Exercise brief.
Your answer should be a faithful copy of the entire listing.

(Extracted data Opens)

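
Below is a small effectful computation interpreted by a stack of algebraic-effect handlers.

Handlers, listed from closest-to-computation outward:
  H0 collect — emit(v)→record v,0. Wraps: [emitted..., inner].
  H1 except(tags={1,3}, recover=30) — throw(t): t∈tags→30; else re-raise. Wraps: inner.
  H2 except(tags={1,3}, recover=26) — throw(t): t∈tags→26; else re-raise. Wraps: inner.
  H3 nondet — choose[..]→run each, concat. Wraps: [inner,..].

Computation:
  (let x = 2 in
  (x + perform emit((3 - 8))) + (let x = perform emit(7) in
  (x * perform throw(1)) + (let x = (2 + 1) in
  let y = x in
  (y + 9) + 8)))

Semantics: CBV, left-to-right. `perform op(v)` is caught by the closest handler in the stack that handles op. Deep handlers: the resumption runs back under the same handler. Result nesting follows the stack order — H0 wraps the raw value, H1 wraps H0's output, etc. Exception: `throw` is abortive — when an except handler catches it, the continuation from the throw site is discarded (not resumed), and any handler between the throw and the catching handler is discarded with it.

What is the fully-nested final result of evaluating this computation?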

(Extracted data Closes)

Result for this exercise.
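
Below is a small effectful computation interpreted by a stack of algebraic-effect handlers.

Handlers, listed from closest-to-computation outward:
  H0 collect — emit(v)→record v,0. Wraps: [emitted..., inner].
  H1 except(tags={1,3}, recover=30) — throw(t): t∈tags→30; else re-raise. Wraps: inner.
  H2 except(tags={1,3}, recover=26) — throw(t): t∈tags→26; else re-raise. Wraps: inner.
  H3 nondet — choose[..]→run each, concat. Wraps: [inner,..].

Computation:
  (let x = 2 in
  (x + perform emit((3 - 8))) + (let x = perform emit(7) in
  (x * perform throw(1)) + (let x = (2 + 1) in
  let y = x in
  (y + 9) + 8)))

Semantics: CBV, left-to-right. `perform op(v)` is caught by the closest handler in the stack that handles op. Deep handlers: the resumption runs back under the same handler. Result nesting follows the stack order — H0 wraps the raw value, H1 wraps H0's output, etc. Exception: `throw` is abortive — when an except handler catches it, the continuation from the throw site is discarded (not resumed), and any handler between the throw and the catching handler is discarded with it.

What is the fully-nested final result of evaluating this computation?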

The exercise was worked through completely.